_DIRECTIONS FOR THIS TASK_
Copy the lines exactly. Begin at the first line of the data and stop after the line with "Treat every circular".
"""
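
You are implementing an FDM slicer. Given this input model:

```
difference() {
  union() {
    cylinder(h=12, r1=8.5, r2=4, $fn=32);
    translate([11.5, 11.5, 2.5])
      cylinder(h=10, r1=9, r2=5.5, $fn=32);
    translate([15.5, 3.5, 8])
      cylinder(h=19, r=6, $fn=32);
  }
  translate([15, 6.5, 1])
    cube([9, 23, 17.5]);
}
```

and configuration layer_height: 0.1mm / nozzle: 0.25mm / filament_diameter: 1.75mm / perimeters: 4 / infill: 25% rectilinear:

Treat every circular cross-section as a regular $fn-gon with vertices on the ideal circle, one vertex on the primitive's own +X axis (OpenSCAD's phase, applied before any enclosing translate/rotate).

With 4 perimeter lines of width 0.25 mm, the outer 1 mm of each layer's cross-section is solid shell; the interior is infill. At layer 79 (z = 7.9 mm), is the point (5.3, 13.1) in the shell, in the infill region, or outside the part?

At z = 7.9 mm: the cone contributes a regular 32-gon of circumradius 5.537 (interpolated between r1=8.5 and r2=4 at t=0.658); the cone at (11.5, 11.5): at t=0.540 of its height the radius interpolates to r₁+(r₂−r₁)t = 7.110, giving a regular 32-gon of that circumradius; the cylinder at (15.5, 3.5) is not intersected at this z (z outside [8, 27]); Merging all regions: the 2 present regions are separate (no shared area or edge), so areas and boundary lengths simply add and each stays a separate island — 2 connected regions; the cube at (15, 6.5) is present — its section is the full 9×23 rectangle; After the difference (first − rest): starting from the result so far, the 9×23 cube at (15, 6.5) partially overlaps it — only the 30.42 mm² overlap (of its 207.00 mm²) is removed, clipping the outline — 2 connected regions. Overall, the cross-section has 2 separate islands. The nearest boundary edge runs (4.53, 12.89)→(4.93, 14.22); distance from the point to it = 0.68 mm. (Shell/infill is judged within the island containing the point — the largest one.) The point is inside the cross-section, 0.68 mm from the nearest boundary — within the 1 mm shell band (4 × 0.25).

shell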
"""
_EXERCISE OUTPUT_
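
You are implementing an FDM slicer. Given this input model:

```
difference() {
  union() {
    cylinder(h=12, r1=8.5, r2=4, $fn=32);
    translate([11.5, 11.5, 2.5])
      cylinder(h=10, r1=9, r2=5.5, $fn=32);
    translate([15.5, 3.5, 8])
      cylinder(h=19, r=6, $fn=32);
  }
  translate([15, 6.5, 1])
    cube([9, 23, 17.5]);
}
```

and configuration layer_height: 0.1mm / nozzle: 0.25mm / filament_diameter: 1.75mm / perimeters: 4 / infill: 25% rectilinear:

Treat every circular cross-section as a regular $fn-gon with vertices on the ideal circle, one vertex on the primitive's own +X axis (OpenSCAD's phase, applied before any enclosing translate/rotate).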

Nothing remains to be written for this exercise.